Every line from the line containing "that σ(k) = σ(0)." through the final line below is to be repeated exactly; no other line is.

•••

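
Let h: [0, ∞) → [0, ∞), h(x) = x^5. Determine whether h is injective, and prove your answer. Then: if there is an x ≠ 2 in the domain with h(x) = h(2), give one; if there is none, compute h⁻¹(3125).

5

On [0, ∞), x ↦ x^5 is strictly increasing, so h(s) = h(t) forces s = t. Thus h is injective.
Since x ↦ x^5 is strictly increasing on [0, ∞), it is injective there, so no x ≠ 2 in the domain has h(x) = h(2). We therefore compute h⁻¹(3125) = 3125^{1/5} = 5 (indeed 5^5 = 3125).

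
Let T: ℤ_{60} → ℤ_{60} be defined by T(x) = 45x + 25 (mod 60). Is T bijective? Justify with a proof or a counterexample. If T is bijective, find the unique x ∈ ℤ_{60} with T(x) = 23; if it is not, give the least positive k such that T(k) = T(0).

We have gcd(45, 60) = 15 > 1. Taking u = 0 and v = 4: T(0) = 25 and T(4) = 45·4 + 25 = 205 ≡ 25 (mod 60).
So T(0) = T(4) while 0 ≠ 4, therefore T is not injective, hence not bijective.
Since T is not bijective, we find the least positive k with T(k) = T(0): this means 45k ≡ 0 (mod 60), i.e. 60 ∣ 45k. Since gcd(45, 60) = 15, dividing through by 15 this holds exactly when 4 ∣ 3k, and as gcd(3, 4) = 1, exactly when 4 ∣ k.
The smallest positive such k is 4.

4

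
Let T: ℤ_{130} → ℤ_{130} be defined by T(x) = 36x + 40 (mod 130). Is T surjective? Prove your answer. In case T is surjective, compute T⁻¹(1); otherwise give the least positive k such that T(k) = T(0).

Since gcd(36, 130) = 2, we have 36x ≡ 0 (mod 2) for all x, so T(x) ≡ 0 (mod 2).
But 1 ≢ 0 (mod 2), so 1 ∈ ℤ_{130} has no preimage. Thus T is not surjective.
Since T is not surjective, we find the least positive k with T(k) = T(0): this means 36k ≡ 0 (mod 130), i.e. 130 ∣ 36k. Since gcd(36, 130) = 2, dividing through by 2 this holds exactly when 65 ∣ 18k, and as gcd(18, 65) = 1, exactly when 65 ∣ k.
The smallest positive such k is 65.

65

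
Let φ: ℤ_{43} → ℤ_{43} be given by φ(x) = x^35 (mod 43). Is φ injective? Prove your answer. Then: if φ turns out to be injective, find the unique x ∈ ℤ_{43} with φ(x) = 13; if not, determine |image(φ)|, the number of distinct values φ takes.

φ(1) = 1^35 = 1.
φ(4): Repeated squaring mod 43: 4^1 ≡ 4, 4^2 ≡ 4² = 16, 4^4 ≡ 16² = 256 ≡ 41, 4^8 ≡ 41² = 1681 ≡ 4, 4^16 ≡ 4² = 16, 4^32 ≡ 16² = 256 ≡ 41. Since 35 = 32 + 2 + 1, 4^35 ≡ 41·16·4: 41·16 = 656 ≡ 11, then 11·4 = 44 ≡ 1. So 4^35 ≡ 1 (mod 43).
So φ(1) = φ(4) = 1 while 1 ≠ 4, hence φ is not injective.
Since φ is not injective, we determine |image(φ)|. Computing x^35 mod 43 for each x (by repeated squaring, reducing mod 43 at every step), the values φ(0), φ(1), …, φ(42) are: 0, 1, 42, 7, 1, 7, 36, 37, 42, 6, 36, 1, 7, 6, 6, 6, 1, 6, 37, 7, 7, 1, 42, 36, 36, 6, 37, 42, 37, 37, 37, 36, 42, 7, 37, 1, 6, 7, 36, 42, 36, 1, 42.
The distinct values are {0, 1, 6, 7, 36, 37, 42}; there are 7 of them.

7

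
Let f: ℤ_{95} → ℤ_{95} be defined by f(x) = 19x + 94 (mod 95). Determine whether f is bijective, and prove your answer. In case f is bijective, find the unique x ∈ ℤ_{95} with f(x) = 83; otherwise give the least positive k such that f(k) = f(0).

5

We have gcd(19, 95) = 19 > 1. Taking s = 0 and t = 5: f(0) = 94 and f(5) = 19·5 + 94 = 189 ≡ 94 (mod 95).
So f(0) = f(5) while 0 ≠ 5, so f is not injective, hence not bijective.
Since f is not bijective, we find the least positive k with f(k) = f(0): this means 19k ≡ 0 (mod 95), i.e. 95 ∣ 19k. Since gcd(19, 95) = 19, dividing through by 19 this holds exactly when 5 ∣ k.
The smallest positive such k is 5.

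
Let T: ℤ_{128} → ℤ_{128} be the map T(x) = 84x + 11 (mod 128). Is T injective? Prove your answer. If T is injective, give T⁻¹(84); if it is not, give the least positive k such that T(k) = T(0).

We have gcd(84, 128) = 4 > 1. Taking x_1 = 0 and x_2 = 32: T(0) = 11 and T(32) = 84·32 + 11 = 2699 ≡ 11 (mod 128).
So T(0) = T(32) while 0 ≠ 32, thus T is not injective.
Since T is not injective, we find the least positive k with T(k) = T(0): this means 84k ≡ 0 (mod 128), i.e. 128 ∣ 84k. Since gcd(84, 128) = 4, dividing through by 4 this holds exactly when 32 ∣ 21k, and as gcd(21, 32) = 1, exactly when 32 ∣ k.
The smallest positive such k is 32.

32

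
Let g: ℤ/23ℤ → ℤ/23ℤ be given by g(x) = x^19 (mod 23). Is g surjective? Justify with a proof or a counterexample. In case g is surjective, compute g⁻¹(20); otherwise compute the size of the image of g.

21

Since 23 is prime, the nonzero elements of ℤ/23ℤ form a cyclic group of order 22.
As gcd(19, 22) = 1, raising to the 19th power is a bijection on this group: if s^19 ≡ t^19 then (st^{−1})^19 = 1, and the only element of order dividing gcd(19, 22) = 1 is 1, so s = t.
With g(0) = 0 this makes g injective on all of ℤ/23ℤ, hence bijective (finite equal-size domain and codomain). In particular g is surjective.
Since g is surjective, we find the preimage of 20. The inverse of x ↦ x^19 on (ℤ/23ℤ)^× is x ↦ x^7, because 19·7 = 133 = 6·22 + 1 ≡ 1 (mod 22) and x^{22} = 1 for x ≠ 0 (Fermat). So g⁻¹(20) = 20^7 mod 23.
Repeated squaring mod 23: 20^1 ≡ 20, 20^2 ≡ 20² = 400 ≡ 9, 20^4 ≡ 9² = 81 ≡ 12. Since 7 = 4 + 2 + 1, 20^7 ≡ 12·9·20: 12·9 = 108 ≡ 16, then 16·20 = 320 ≡ 21. So 20^7 ≡ 21 (mod 23).
Hence g⁻¹(20) = 21.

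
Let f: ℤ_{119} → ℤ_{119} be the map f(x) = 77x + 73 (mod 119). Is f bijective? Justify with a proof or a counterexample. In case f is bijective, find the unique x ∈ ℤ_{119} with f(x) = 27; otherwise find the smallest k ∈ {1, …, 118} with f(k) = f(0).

By definition, injectivity means: for all s, t in the domain, f(s) = f(t) implies s = t.
We have gcd(77, 119) = 7 > 1. Taking s = 0 and t = 17: f(0) = 73 and f(17) = 77·17 + 73 = 1382 ≡ 73 (mod 119).
So f(0) = f(17) while 0 ≠ 17, therefore f is not injective, hence not bijective.
Since f is not bijective, we find the least positive k with f(k) = f(0): this means 77k ≡ 0 (mod 119), i.e. 119 ∣ 77k. Since gcd(77, 119) = 7, dividing through by 7 this holds exactly when 17 ∣ 11k, and as gcd(11, 17) = 1, exactly when 17 ∣ k.
The smallest positive such k is 17.

17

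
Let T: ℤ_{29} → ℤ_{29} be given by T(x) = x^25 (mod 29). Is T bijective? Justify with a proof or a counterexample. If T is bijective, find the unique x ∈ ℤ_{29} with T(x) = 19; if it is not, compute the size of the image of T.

Since 29 is prime, the nonzero elements of ℤ_{29} form a cyclic group of order 28.
As gcd(25, 28) = 1, raising to the 25th power is a bijection on this group: if x_1^25 ≡ x_2^25 then (x_1x_2^{−1})^25 = 1, and the only element of order dividing gcd(25, 28) = 1 is 1, so x_1 = x_2.
With T(0) = 0 this makes T injective on all of ℤ_{29}, hence bijective (finite equal-size domain and codomain). In particular T is bijective.
Since T is bijective, we find the preimage of 19. The inverse of x ↦ x^25 on (ℤ_{29})^× is x ↦ x^9, because 25·9 = 225 = 8·28 + 1 ≡ 1 (mod 28) and x^{28} = 1 for x ≠ 0 (Fermat). So T⁻¹(19) = 19^9 mod 29.
Repeated squaring mod 29: 19^1 ≡ 19, 19^2 ≡ 19² = 361 ≡ 13, 19^4 ≡ 13² = 169 ≡ 24, 19^8 ≡ 24² = 576 ≡ 25. Since 9 = 8 + 1, 19^9 ≡ 25·19: 25·19 = 475 ≡ 11. So 19^9 ≡ 11 (mod 29).
Hence T⁻¹(19) = 11.

11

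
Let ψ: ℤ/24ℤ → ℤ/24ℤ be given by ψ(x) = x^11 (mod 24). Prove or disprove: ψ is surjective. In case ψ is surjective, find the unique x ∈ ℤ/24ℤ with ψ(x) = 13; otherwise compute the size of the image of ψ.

15

ψ(0) = 0^11 = 0.
ψ(6): Repeated squaring mod 24: 6^1 ≡ 6, 6^2 ≡ 6² = 36 ≡ 12, 6^4 ≡ 12² = 144 ≡ 0, 6^8 ≡ 0² = 0. Since 11 = 8 + 2 + 1, 6^11 ≡ 0·12·6: 0·12 = 0, then 0·6 = 0. So 6^11 ≡ 0 (mod 24).
So ψ(0) = ψ(6) = 0 while 0 ≠ 6, so ψ is not injective.
A non-injective map from the 24-element set ℤ/24ℤ to itself takes at most 23 distinct values, so it cannot be surjective. Therefore ψ is not surjective.
Since ψ is not surjective, we determine |image(ψ)|. Computing x^11 mod 24 for each x (by repeated squaring, reducing mod 24 at every step), the values ψ(0), ψ(1), …, ψ(23) are: 0, 1, 8, 3, 16, 5, 0, 7, 8, 9, 16, 11, 0, 13, 8, 15, 16, 17, 0, 19, 8, 21, 16, 23.
The distinct values are {0, 1, 3, 5, 7, 8, 9, 11, 13, 15, 16, 17, 19, 21, 23}; there are 15 of them.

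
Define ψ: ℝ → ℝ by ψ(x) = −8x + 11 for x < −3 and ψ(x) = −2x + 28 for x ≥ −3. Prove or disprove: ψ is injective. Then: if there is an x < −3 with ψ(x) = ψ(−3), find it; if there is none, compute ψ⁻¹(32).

-2

Both pieces are strictly decreasing (slopes −8 and −2), so each is injective on its own interval.
The left piece maps (−∞, −3) onto (35, ∞); the right piece maps [−3, ∞) onto (−∞, 34].
These images are disjoint, so no value is attained by both pieces. Therefore ψ is injective.
Because the two images are disjoint, no x < −3 has ψ(x) = ψ(−3), so we compute ψ⁻¹(32): 32 lies in (−∞, 34], so solve −2x + 28 = 32: x = (32 − 28)/(−2) = −2.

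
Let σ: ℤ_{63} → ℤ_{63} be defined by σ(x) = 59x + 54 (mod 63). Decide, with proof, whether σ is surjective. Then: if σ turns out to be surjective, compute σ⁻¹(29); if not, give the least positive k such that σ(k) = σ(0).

22

By definition, surjectivity means every element of the codomain has a preimage under σ.
Since gcd(59, 63) = 1, 59 is invertible modulo 63. Euclid's algorithm: 63 = 1·59 + 4, 59 = 14·4 + 3, 4 = 1·3 + 1; back-substituting gives 1 = 47·59 − 44·63, so 59⁻¹ ≡ 47 (mod 63).
For any y ∈ ℤ_{63}, x = 47(y − 54) mod 63 satisfies σ(x) = 59·47(y − 54) + 54 ≡ y (since 59·47 ≡ 1 mod 63). So every y has a preimage.
Thus σ is surjective.
Since σ is surjective, we compute σ⁻¹(29): solve 59x + 54 ≡ 29 (mod 63), i.e. 59x ≡ 38 (mod 63).
Multiplying by 59⁻¹ = 47 gives x ≡ 47·38 = 1786 = 28·63 + 22 ≡ 22 (mod 63).
Check: σ(22) = 59·22 + 54 = 1352 = 21·63 + 29 ≡ 29 (mod 63).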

•••

*Solution for this task:*
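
Let σ: ℤ_{63} → ℤ_{63} be defined by σ(x) = 59x + 54 (mod 63). Decide, with proof, whether σ is surjective. Then: if σ turns out to be surjective, compute σ⁻¹(29); if not, give the least positive k such that σ(k) = σ(0).

22

By definition, surjectivity means every element of the codomain has a preimage under σ.
Since gcd(59, 63) = 1, 59 is invertible modulo 63. Euclid's algorithm: 63 = 1·59 + 4, 59 = 14·4 + 3, 4 = 1·3 + 1; back-substituting gives 1 = 47·59 − 44·63, so 59⁻¹ ≡ 47 (mod 63).
For any y ∈ ℤ_{63}, x = 47(y − 54) mod 63 satisfies σ(x) = 59·47(y − 54) + 54 ≡ y (since 59·47 ≡ 1 mod 63). So every y has a preimage.
Thus σ is surjective.
Since σ is surjective, we compute σ⁻¹(29): solve 59x + 54 ≡ 29 (mod 63), i.e. 59x ≡ 38 (mod 63).
Multiplying by 59⁻¹ = 47 gives x ≡ 47·38 = 1786 = 28·63 + 22 ≡ 22 (mod 63).
Check: σ(22) = 59·22 + 54 = 1352 = 21·63 + 29 ≡ 29 (mod 63).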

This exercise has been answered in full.